▶ _The problem_
Transcribe the listing in full. Keep every line exactly as it stands.

= Beginning of Section =

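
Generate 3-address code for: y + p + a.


Break into single-operator statements:
t1 = y + p
t2 = t1 + a


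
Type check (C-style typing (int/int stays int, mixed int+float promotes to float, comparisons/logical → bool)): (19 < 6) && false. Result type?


Operand types: bool && bool
Rule: logical operators take bool operands and yield bool
Result type: bool


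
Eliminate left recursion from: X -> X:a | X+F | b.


Left-recursive alternatives: X:a, X+F; non-recursive: b
Introduce X': X -> bX', X' -> :aX' | +FX' | ε


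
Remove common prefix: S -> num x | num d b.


Common prefix: 'num'
Factored: S -> num S', S' -> x | d b


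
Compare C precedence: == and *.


'*' is multiplicative (level 10); '==' is equality (level 6)
Higher level binds tighter
'*' has higher precedence than '=='


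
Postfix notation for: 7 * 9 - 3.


Left to right (same or higher precedence on left)
Postfix: 7 9 * 3 -


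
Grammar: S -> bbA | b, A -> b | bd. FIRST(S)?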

= End of Section =

▶ _Completed task_
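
Generate 3-address code for: y + p + a.


Break into single-operator statements:
t1 = y + p
t2 = t1 + a


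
Type check (C-style typing (int/int stays int, mixed int+float promotes to float, comparisons/logical → bool)): (19 < 6) && false. Result type?


Operand types: bool && bool
Rule: logical operators take bool operands and yield bool
Result type: bool


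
Eliminate left recursion from: X -> X:a | X+F | b.


Left-recursive alternatives: X:a, X+F; non-recursive: b
Introduce X': X -> bX', X' -> :aX' | +FX' | ε


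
Remove common prefix: S -> num x | num d b.


Common prefix: 'num'
Factored: S -> num S', S' -> x | d b


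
Compare C precedence: == and *.


'*' is multiplicative (level 10); '==' is equality (level 6)
Higher level binds tighter
'*' has higher precedence than '=='


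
Postfix notation for: 7 * 9 - 3.


Left to right (same or higher precedence on left)
Postfix: 7 9 * 3 -


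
Grammar: S -> bbA | b, A -> b | bd. FIRST(S)?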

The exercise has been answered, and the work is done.